[Dataset entries]

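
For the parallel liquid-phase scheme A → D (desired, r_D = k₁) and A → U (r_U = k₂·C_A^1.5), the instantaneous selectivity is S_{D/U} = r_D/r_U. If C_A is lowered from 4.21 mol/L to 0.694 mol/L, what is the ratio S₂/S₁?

S_{D/U} = (k₁/k₂)·C_A^-1.5, so S₂/S₁ = (C_{A,2}/C_{A,1})^-1.5.
= (0.694/4.21)^(-1.5) = (0.1648)^(-1.5) = 14.9.

14.9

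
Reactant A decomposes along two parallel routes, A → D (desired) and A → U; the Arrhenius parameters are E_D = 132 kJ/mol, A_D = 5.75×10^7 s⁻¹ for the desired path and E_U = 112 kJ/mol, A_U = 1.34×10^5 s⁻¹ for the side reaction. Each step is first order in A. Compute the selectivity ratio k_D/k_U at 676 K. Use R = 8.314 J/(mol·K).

k_D/k_U = (A_D/A_U)·exp[−(E_D−E_U)/(RT)] = (A_D/A_U)·exp[(E_U−E_D)/(RT)].
(E_U−E_D)/(RT) = (112−132)×10³/(8.314×676) = -20000/5620 = -3.559.
k_D/k_U = (5.75×10^7/1.34×10^5)·exp(-3.559) = 429.1 × 0.02848 = 12.2.

12.2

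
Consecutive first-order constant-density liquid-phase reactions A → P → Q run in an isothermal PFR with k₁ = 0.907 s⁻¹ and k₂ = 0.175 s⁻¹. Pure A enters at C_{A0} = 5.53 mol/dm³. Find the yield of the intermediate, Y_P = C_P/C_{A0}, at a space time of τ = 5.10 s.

0.495

Solving the coupled first-order balances gives C_P(τ) = [k₁/(k₂−k₁)]·C_{A0}·(e^(−k₁τ) − e^(−k₂τ)).
e^(−k₁τ) = e^(−0.907×5.10) = e^(−4.626) = 0.009797; e^(−k₂τ) = e^(−0.8925) = 0.4096.
C_P = 0.907×5.53/(0.175−0.907) × (0.009797−0.4096) = (-6.852)×(-0.3998) = 2.740 mol/dm³.
Y_P = C_P/C_{A0} = 2.740/5.53 = 0.495.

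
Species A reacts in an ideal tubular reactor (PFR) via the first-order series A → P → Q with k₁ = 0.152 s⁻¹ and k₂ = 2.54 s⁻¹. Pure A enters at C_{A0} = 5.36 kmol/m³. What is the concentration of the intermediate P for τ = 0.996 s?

The intermediate concentration in a first-order A→B→C sequence is C_P = k₁C_{A0}(e^(−k₁τ) − e^(−k₂τ))/(k₂−k₁).
e^(−k₁τ) = e^(−0.152×0.996) = e^(−0.1514) = 0.8595; e^(−k₂τ) = e^(−2.530) = 0.07967.
C_P = 0.152×5.36/(2.54−0.152) × (0.8595−0.07967) = 0.3412×0.7798 = 0.2661 kmol/m³.

0.266 kmol/m³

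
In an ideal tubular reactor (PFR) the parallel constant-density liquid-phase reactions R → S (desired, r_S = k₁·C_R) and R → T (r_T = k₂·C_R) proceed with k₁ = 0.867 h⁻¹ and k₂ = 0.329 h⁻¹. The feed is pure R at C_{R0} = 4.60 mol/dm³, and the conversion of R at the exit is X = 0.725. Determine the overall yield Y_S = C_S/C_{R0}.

0.526

C_R = C_{R0}(1−X) = 1.265 mol/dm³.
Both paths are first order in R, so the instantaneous fraction to S is constant: dC_S/d(−C_R) = k₁/(k₁+k₂) = 0.7249.
C_S = 0.7249·(C_{R0}−C_R) = 0.7249×3.335 = 2.42 mol/dm³.
Y_S = C_S/C_{R0} = 2.418/4.60 = 0.526.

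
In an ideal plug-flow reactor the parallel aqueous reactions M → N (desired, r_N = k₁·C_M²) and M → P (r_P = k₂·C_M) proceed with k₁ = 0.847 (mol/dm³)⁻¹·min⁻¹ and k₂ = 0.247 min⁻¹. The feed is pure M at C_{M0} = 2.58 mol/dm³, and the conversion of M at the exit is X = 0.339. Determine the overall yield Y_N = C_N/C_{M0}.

0.298

C_M = C_{M0}(1−X) = 1.705 mol/dm³.
Along a PFR/batch, dC_P/dC_M = −r_P/(r_N+r_P) = −k₂/(k₂+k₁·C_M).
Integrating from C_{M0} to C_M: C_P = (0.247/0.847)·ln[(0.247+0.847·2.58)/(0.247+0.847·1.71)] = 0.2916·ln(2.432/1.691) = 0.1059 mol/dm³.
Then C_N = (C_{M0}−C_M) − C_P = 0.8746 − 0.1059 = 0.7687 mol/dm³.
Y_N = C_N/C_{M0} = 0.7687/2.58 = 0.298.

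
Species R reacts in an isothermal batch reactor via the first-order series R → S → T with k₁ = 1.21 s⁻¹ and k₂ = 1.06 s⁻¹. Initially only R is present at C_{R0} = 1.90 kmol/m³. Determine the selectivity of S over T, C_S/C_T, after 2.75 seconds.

For first-order series with pure R initially, C_S(t) = k₁C_{R0}/(k₂−k₁)·(e^(−k₁t) − e^(−k₂t)).
e^(−k₁t) = e^(−1.21×2.75) = e^(−3.327) = 0.03588; e^(−k₂t) = e^(−2.915) = 0.05420.
C_S = 1.21×1.90/(1.06−1.21) × (0.03588−0.05420) = (-15.33)×(-0.01832) = 0.2808 kmol/m³.
C_R = C_{R0}e^(−k₁t) = 0.06818 kmol/m³, so C_T = C_{R0}−C_R−C_S = 1.551 kmol/m³; C_S/C_T = 0.181.

0.181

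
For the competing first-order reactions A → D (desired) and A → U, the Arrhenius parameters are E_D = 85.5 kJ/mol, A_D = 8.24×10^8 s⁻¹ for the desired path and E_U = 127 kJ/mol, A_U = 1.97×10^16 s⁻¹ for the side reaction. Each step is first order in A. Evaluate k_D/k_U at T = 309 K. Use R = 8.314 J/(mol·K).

0.434

Since both paths have the same order in A, the concentration cancels and S_{D/U} = k_D/k_U = (A_D/A_U)·exp[(E_U−E_D)/(RT)].
(E_U−E_D)/(RT) = (127−85.5)×10³/(8.314×309) = 41500/2569 = 16.15.
k_D/k_U = (8.24×10^8/1.97×10^16)·exp(16.15) = 4.183×10^-8 × 1.037×10^7 = 0.434.
Since E_D < E_U, lowering the temperature improves selectivity toward D.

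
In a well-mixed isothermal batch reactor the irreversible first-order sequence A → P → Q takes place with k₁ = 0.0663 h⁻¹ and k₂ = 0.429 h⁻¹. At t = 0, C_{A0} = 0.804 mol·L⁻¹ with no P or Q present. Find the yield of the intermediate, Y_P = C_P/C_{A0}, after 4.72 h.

Solving the coupled first-order balances gives C_P(t) = [k₁/(k₂−k₁)]·C_{A0}·(e^(−k₁t) − e^(−k₂t)).
e^(−k₁t) = e^(−0.0663×4.72) = e^(−0.3129) = 0.7313; e^(−k₂t) = e^(−2.025) = 0.1320.
C_P = 0.0663×0.804/(0.429−0.0663) × (0.7313−0.1320) = 0.1470×0.5993 = 0.08808 mol·L⁻¹.
Y_P = C_P/C_{A0} = 0.08808/0.804 = 0.110.

0.110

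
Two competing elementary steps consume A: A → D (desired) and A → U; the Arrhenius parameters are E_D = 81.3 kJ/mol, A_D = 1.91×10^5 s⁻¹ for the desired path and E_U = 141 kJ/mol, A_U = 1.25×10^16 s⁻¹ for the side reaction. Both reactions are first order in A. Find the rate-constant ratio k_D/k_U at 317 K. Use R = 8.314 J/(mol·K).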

What you should do:
Restate each entry exactly, skipping none.

Answer to this task:
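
For the parallel liquid-phase scheme A → D (desired, r_D = k₁) and A → U (r_U = k₂·C_A^1.5), the instantaneous selectivity is S_{D/U} = r_D/r_U. If C_A is lowered from 4.21 mol/L to 0.694 mol/L, what is the ratio S₂/S₁?

S_{D/U} = (k₁/k₂)·C_A^-1.5, so S₂/S₁ = (C_{A,2}/C_{A,1})^-1.5.
= (0.694/4.21)^(-1.5) = (0.1648)^(-1.5) = 14.9.

14.9

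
Reactant A decomposes along two parallel routes, A → D (desired) and A → U; the Arrhenius parameters are E_D = 132 kJ/mol, A_D = 5.75×10^7 s⁻¹ for the desired path and E_U = 112 kJ/mol, A_U = 1.34×10^5 s⁻¹ for the side reaction. Each step is first order in A. Compute the selectivity ratio k_D/k_U at 676 K. Use R = 8.314 J/(mol·K).

k_D/k_U = (A_D/A_U)·exp[−(E_D−E_U)/(RT)] = (A_D/A_U)·exp[(E_U−E_D)/(RT)].
(E_U−E_D)/(RT) = (112−132)×10³/(8.314×676) = -20000/5620 = -3.559.
k_D/k_U = (5.75×10^7/1.34×10^5)·exp(-3.559) = 429.1 × 0.02848 = 12.2.

12.2

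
Consecutive first-order constant-density liquid-phase reactions A → P → Q run in an isothermal PFR with k₁ = 0.907 s⁻¹ and k₂ = 0.175 s⁻¹. Pure A enters at C_{A0} = 5.53 mol/dm³. Find the yield of the intermediate, Y_P = C_P/C_{A0}, at a space time of τ = 5.10 s.

0.495

Solving the coupled first-order balances gives C_P(τ) = [k₁/(k₂−k₁)]·C_{A0}·(e^(−k₁τ) − e^(−k₂τ)).
e^(−k₁τ) = e^(−0.907×5.10) = e^(−4.626) = 0.009797; e^(−k₂τ) = e^(−0.8925) = 0.4096.
C_P = 0.907×5.53/(0.175−0.907) × (0.009797−0.4096) = (-6.852)×(-0.3998) = 2.740 mol/dm³.
Y_P = C_P/C_{A0} = 2.740/5.53 = 0.495.

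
Species A reacts in an ideal tubular reactor (PFR) via the first-order series A → P → Q with k₁ = 0.152 s⁻¹ and k₂ = 2.54 s⁻¹. Pure A enters at C_{A0} = 5.36 kmol/m³. What is the concentration of the intermediate P for τ = 0.996 s?

The intermediate concentration in a first-order A→B→C sequence is C_P = k₁C_{A0}(e^(−k₁τ) − e^(−k₂τ))/(k₂−k₁).
e^(−k₁τ) = e^(−0.152×0.996) = e^(−0.1514) = 0.8595; e^(−k₂τ) = e^(−2.530) = 0.07967.
C_P = 0.152×5.36/(2.54−0.152) × (0.8595−0.07967) = 0.3412×0.7798 = 0.2661 kmol/m³.

0.266 kmol/m³

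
In an ideal tubular reactor (PFR) the parallel constant-density liquid-phase reactions R → S (desired, r_S = k₁·C_R) and R → T (r_T = k₂·C_R) proceed with k₁ = 0.867 h⁻¹ and k₂ = 0.329 h⁻¹. The feed is pure R at C_{R0} = 4.60 mol/dm³, and the conversion of R at the exit is X = 0.725. Determine the overall yield Y_S = C_S/C_{R0}.

0.526

C_R = C_{R0}(1−X) = 1.265 mol/dm³.
Both paths are first order in R, so the instantaneous fraction to S is constant: dC_S/d(−C_R) = k₁/(k₁+k₂) = 0.7249.
C_S = 0.7249·(C_{R0}−C_R) = 0.7249×3.335 = 2.42 mol/dm³.
Y_S = C_S/C_{R0} = 2.418/4.60 = 0.526.

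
In an ideal plug-flow reactor the parallel aqueous reactions M → N (desired, r_N = k₁·C_M²) and M → P (r_P = k₂·C_M) proceed with k₁ = 0.847 (mol/dm³)⁻¹·min⁻¹ and k₂ = 0.247 min⁻¹. The feed is pure M at C_{M0} = 2.58 mol/dm³, and the conversion of M at the exit is X = 0.339. Determine the overall yield Y_N = C_N/C_{M0}.

0.298

C_M = C_{M0}(1−X) = 1.705 mol/dm³.
Along a PFR/batch, dC_P/dC_M = −r_P/(r_N+r_P) = −k₂/(k₂+k₁·C_M).
Integrating from C_{M0} to C_M: C_P = (0.247/0.847)·ln[(0.247+0.847·2.58)/(0.247+0.847·1.71)] = 0.2916·ln(2.432/1.691) = 0.1059 mol/dm³.
Then C_N = (C_{M0}−C_M) − C_P = 0.8746 − 0.1059 = 0.7687 mol/dm³.
Y_N = C_N/C_{M0} = 0.7687/2.58 = 0.298.

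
Species R reacts in an isothermal batch reactor via the first-order series R → S → T with k₁ = 1.21 s⁻¹ and k₂ = 1.06 s⁻¹. Initially only R is present at C_{R0} = 1.90 kmol/m³. Determine the selectivity of S over T, C_S/C_T, after 2.75 seconds.

For first-order series with pure R initially, C_S(t) = k₁C_{R0}/(k₂−k₁)·(e^(−k₁t) − e^(−k₂t)).
e^(−k₁t) = e^(−1.21×2.75) = e^(−3.327) = 0.03588; e^(−k₂t) = e^(−2.915) = 0.05420.
C_S = 1.21×1.90/(1.06−1.21) × (0.03588−0.05420) = (-15.33)×(-0.01832) = 0.2808 kmol/m³.
C_R = C_{R0}e^(−k₁t) = 0.06818 kmol/m³, so C_T = C_{R0}−C_R−C_S = 1.551 kmol/m³; C_S/C_T = 0.181.

0.181

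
For the competing first-order reactions A → D (desired) and A → U, the Arrhenius parameters are E_D = 85.5 kJ/mol, A_D = 8.24×10^8 s⁻¹ for the desired path and E_U = 127 kJ/mol, A_U = 1.97×10^16 s⁻¹ for the side reaction. Each step is first order in A. Evaluate k_D/k_U at T = 309 K. Use R = 8.314 J/(mol·K).

0.434

Since both paths have the same order in A, the concentration cancels and S_{D/U} = k_D/k_U = (A_D/A_U)·exp[(E_U−E_D)/(RT)].
(E_U−E_D)/(RT) = (127−85.5)×10³/(8.314×309) = 41500/2569 = 16.15.
k_D/k_U = (8.24×10^8/1.97×10^16)·exp(16.15) = 4.183×10^-8 × 1.037×10^7 = 0.434.
Since E_D < E_U, lowering the temperature improves selectivity toward D.

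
In a well-mixed isothermal batch reactor the irreversible first-order sequence A → P → Q takes place with k₁ = 0.0663 h⁻¹ and k₂ = 0.429 h⁻¹. At t = 0, C_{A0} = 0.804 mol·L⁻¹ with no P or Q present. Find the yield of the intermediate, Y_P = C_P/C_{A0}, after 4.72 h.

Solving the coupled first-order balances gives C_P(t) = [k₁/(k₂−k₁)]·C_{A0}·(e^(−k₁t) − e^(−k₂t)).
e^(−k₁t) = e^(−0.0663×4.72) = e^(−0.3129) = 0.7313; e^(−k₂t) = e^(−2.025) = 0.1320.
C_P = 0.0663×0.804/(0.429−0.0663) × (0.7313−0.1320) = 0.1470×0.5993 = 0.08808 mol·L⁻¹.
Y_P = C_P/C_{A0} = 0.08808/0.804 = 0.110.

0.110

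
Two competing elementary steps consume A: A → D (desired) and A → U; the Arrhenius parameters are E_D = 81.3 kJ/mol, A_D = 1.91×10^5 s⁻¹ for the desired path and E_U = 141 kJ/mol, A_U = 1.25×10^16 s⁻¹ for the side reaction. Both reactions are first order in A. Find the rate-constant ratio k_D/k_U at 317 K. Use R = 8.314 J/(mol·K).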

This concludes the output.